__Data listing__

--

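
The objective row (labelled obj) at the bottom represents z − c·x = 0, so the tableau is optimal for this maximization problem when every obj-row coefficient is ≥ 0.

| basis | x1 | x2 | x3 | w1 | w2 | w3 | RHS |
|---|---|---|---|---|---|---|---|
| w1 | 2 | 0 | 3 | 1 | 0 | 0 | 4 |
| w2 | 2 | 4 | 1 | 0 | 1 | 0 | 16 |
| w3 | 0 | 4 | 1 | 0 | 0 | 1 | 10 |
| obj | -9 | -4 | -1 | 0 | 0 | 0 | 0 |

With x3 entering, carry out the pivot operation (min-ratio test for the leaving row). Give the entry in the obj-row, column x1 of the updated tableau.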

--

__Problem to solve__
Write out each entry again, leaving every word as it is.

__Written answer__
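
The objective row (labelled obj) at the bottom represents z − c·x = 0, so the tableau is optimal for this maximization problem when every obj-row coefficient is ≥ 0.

| basis | x1 | x2 | x3 | w1 | w2 | w3 | RHS |
|---|---|---|---|---|---|---|---|
| w1 | 2 | 0 | 3 | 1 | 0 | 0 | 4 |
| w2 | 2 | 4 | 1 | 0 | 1 | 0 | 16 |
| w3 | 0 | 4 | 1 | 0 | 0 | 1 | 10 |
| obj | -9 | -4 | -1 | 0 | 0 | 0 | 0 |

With x3 entering, carry out the pivot operation (min-ratio test for the leaving row). Give the entry in the obj-row, column x1 of the updated tableau.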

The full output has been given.